• [ACTIVITY]: Consider the data that follows and state how many lines contain the string "piece", using the number alone.

(THE RECORDS begins)

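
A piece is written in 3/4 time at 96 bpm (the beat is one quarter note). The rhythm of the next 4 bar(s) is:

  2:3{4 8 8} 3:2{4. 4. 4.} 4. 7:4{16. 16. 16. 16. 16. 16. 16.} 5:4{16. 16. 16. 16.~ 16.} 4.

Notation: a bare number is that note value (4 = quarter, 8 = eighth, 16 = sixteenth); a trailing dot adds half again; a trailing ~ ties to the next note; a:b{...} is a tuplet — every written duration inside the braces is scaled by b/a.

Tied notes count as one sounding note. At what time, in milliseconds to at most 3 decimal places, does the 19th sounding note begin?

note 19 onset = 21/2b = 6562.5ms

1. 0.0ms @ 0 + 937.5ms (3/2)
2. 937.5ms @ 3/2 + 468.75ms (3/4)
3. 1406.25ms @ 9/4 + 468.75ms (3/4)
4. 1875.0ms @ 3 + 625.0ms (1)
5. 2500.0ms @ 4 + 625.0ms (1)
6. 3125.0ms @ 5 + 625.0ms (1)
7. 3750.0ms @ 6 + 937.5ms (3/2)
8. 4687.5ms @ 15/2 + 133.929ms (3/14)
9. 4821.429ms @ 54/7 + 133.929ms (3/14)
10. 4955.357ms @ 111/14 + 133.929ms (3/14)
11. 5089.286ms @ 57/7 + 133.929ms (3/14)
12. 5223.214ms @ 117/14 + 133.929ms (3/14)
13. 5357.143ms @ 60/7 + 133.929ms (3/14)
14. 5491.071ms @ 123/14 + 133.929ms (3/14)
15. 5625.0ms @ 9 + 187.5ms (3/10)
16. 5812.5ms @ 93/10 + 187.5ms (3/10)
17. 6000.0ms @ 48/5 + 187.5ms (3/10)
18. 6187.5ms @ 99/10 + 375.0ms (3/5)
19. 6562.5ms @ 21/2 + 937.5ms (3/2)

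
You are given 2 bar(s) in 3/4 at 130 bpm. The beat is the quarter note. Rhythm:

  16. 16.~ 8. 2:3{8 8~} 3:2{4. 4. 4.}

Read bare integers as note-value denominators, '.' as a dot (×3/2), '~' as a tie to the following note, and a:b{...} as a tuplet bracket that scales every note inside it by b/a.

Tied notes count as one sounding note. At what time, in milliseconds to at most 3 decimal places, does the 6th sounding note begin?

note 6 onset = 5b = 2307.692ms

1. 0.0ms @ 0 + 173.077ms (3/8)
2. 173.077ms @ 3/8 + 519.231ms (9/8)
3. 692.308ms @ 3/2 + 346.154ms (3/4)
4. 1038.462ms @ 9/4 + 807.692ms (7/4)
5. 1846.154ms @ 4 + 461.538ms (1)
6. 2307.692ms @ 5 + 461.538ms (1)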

(THE RECORDS ends)
(THE RECORDS begins)

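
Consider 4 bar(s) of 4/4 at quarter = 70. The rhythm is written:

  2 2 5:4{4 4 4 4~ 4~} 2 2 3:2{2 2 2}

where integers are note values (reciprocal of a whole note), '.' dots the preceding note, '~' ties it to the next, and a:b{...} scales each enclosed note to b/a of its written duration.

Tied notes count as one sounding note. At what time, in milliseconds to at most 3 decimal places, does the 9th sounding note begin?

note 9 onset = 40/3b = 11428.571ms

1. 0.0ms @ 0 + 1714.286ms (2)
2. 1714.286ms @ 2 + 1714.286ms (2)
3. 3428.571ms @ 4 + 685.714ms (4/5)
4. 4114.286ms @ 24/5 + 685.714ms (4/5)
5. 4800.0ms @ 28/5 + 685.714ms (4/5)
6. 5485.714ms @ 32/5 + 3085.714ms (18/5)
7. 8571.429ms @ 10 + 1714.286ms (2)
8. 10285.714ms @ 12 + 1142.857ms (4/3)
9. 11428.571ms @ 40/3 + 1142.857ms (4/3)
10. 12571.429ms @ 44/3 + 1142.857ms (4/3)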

(THE RECORDS ends)
(THE RECORDS begins)

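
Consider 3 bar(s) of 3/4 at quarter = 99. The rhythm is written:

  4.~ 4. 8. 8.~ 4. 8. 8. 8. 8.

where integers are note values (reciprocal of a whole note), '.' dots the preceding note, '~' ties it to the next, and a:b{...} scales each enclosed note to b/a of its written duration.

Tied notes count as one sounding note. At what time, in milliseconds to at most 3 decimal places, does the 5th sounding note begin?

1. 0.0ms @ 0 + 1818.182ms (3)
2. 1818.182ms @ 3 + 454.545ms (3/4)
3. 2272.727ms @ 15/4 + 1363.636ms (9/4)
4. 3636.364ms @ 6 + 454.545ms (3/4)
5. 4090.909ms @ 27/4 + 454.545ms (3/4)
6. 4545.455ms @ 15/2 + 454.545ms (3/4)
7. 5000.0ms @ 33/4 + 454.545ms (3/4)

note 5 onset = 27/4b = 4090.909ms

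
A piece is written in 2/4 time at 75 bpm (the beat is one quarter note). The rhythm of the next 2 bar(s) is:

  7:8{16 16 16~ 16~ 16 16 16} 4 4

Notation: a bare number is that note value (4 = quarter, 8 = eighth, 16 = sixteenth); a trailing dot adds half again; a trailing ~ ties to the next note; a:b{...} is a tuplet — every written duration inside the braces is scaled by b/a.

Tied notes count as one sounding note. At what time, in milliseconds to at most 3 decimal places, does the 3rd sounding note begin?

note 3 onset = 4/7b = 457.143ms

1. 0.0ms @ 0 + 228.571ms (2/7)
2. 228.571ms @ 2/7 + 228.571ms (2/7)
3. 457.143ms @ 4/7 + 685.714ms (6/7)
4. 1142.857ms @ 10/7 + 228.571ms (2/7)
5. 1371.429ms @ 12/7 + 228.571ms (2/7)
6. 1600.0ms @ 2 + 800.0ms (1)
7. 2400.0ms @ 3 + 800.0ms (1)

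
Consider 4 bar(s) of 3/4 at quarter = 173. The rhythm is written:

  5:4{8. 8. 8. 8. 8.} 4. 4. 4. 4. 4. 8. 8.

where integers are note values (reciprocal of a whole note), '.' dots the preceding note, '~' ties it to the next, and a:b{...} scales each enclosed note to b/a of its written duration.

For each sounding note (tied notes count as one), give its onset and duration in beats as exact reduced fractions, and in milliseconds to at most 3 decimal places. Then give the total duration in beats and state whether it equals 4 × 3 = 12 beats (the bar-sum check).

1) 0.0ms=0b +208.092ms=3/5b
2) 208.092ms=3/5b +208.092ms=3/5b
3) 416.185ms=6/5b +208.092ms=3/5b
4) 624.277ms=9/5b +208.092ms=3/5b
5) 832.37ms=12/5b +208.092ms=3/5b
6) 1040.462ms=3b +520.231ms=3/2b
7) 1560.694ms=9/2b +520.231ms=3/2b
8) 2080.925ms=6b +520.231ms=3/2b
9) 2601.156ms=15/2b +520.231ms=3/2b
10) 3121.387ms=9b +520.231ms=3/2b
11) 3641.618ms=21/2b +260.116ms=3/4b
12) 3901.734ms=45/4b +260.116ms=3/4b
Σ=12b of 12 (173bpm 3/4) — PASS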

(THE RECORDS ends)

• [ANSWER FOR THIS EXERCISE]: 2